# Prompt
Two lines below mark the span: the one containing "- P4: t=514–t=691" and the one containing "Touching at a". Set down both, plus every line between, exactly as they stand, and nothing else.

[Saved data entries]
== == ==

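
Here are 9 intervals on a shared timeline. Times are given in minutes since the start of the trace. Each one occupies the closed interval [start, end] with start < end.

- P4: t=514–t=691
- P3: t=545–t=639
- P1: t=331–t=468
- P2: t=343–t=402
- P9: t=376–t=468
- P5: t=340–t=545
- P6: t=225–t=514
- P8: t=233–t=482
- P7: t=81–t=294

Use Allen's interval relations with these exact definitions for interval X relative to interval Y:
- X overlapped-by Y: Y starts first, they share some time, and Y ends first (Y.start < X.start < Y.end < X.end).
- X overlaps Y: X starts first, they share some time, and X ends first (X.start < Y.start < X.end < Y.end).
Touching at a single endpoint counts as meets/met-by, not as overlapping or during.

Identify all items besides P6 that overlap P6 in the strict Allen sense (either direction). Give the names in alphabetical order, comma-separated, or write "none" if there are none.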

== == ==

# Problem solution
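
- P4: t=514–t=691
- P3: t=545–t=639
- P1: t=331–t=468
- P2: t=343–t=402
- P9: t=376–t=468
- P5: t=340–t=545
- P6: t=225–t=514
- P8: t=233–t=482
- P7: t=81–t=294

Use Allen's interval relations with these exact definitions for interval X relative to interval Y:
- X overlapped-by Y: Y starts first, they share some time, and Y ends first (Y.start < X.start < Y.end < X.end).
- X overlaps Y: X starts first, they share some time, and X ends first (X.start < Y.start < X.end < Y.end).
Touching at a single endpoint counts as meets/met-by, not as overlapping or during.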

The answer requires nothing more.